> Problem requirements
Output the line with "Option B has" and every following line to the end of the material, exactly as they appear.

> The records
BEGIN

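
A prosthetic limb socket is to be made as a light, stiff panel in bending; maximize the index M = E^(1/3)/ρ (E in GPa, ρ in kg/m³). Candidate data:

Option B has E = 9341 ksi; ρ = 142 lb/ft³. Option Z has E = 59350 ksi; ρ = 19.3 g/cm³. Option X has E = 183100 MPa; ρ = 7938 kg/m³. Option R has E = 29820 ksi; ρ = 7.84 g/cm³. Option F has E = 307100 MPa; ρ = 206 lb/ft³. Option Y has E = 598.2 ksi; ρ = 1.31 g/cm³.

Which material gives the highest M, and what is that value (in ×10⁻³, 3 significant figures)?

option F, M = 2.04×10⁻³

Putting every candidate on a common basis:
  option B: E = 64.40 GPa, ρ = 2275 kg/m³
  option Z: E = 409.2 GPa, ρ = 19300 kg/m³
  option X: E = 183.1 GPa, ρ = 7938 kg/m³
  option R: E = 205.6 GPa, ρ = 7840 kg/m³
  option F: E = 307.1 GPa, ρ = 3300 kg/m³
  option Y: E = 4.124 GPa, ρ = 1310 kg/m³
  option F: M = 2.04×10⁻³
  option B: M = 1.76×10⁻³
  option Y: M = 1.22×10⁻³
  option R: M = 0.753×10⁻³
  option X: M = 0.715×10⁻³
  option Z: M = 0.385×10⁻³
The maximum is for option F.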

END

> Output for this exercise
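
Option B has E = 9341 ksi; ρ = 142 lb/ft³. Option Z has E = 59350 ksi; ρ = 19.3 g/cm³. Option X has E = 183100 MPa; ρ = 7938 kg/m³. Option R has E = 29820 ksi; ρ = 7.84 g/cm³. Option F has E = 307100 MPa; ρ = 206 lb/ft³. Option Y has E = 598.2 ksi; ρ = 1.31 g/cm³.

Which material gives the highest M, and what is that value (in ×10⁻³, 3 significant figures)?

option F, M = 2.04×10⁻³

Putting every candidate on a common basis:
  option B: E = 64.40 GPa, ρ = 2275 kg/m³
  option Z: E = 409.2 GPa, ρ = 19300 kg/m³
  option X: E = 183.1 GPa, ρ = 7938 kg/m³
  option R: E = 205.6 GPa, ρ = 7840 kg/m³
  option F: E = 307.1 GPa, ρ = 3300 kg/m³
  option Y: E = 4.124 GPa, ρ = 1310 kg/m³
  option F: M = 2.04×10⁻³
  option B: M = 1.76×10⁻³
  option Y: M = 1.22×10⁻³
  option R: M = 0.753×10⁻³
  option X: M = 0.715×10⁻³
  option Z: M = 0.385×10⁻³
The maximum is for option F.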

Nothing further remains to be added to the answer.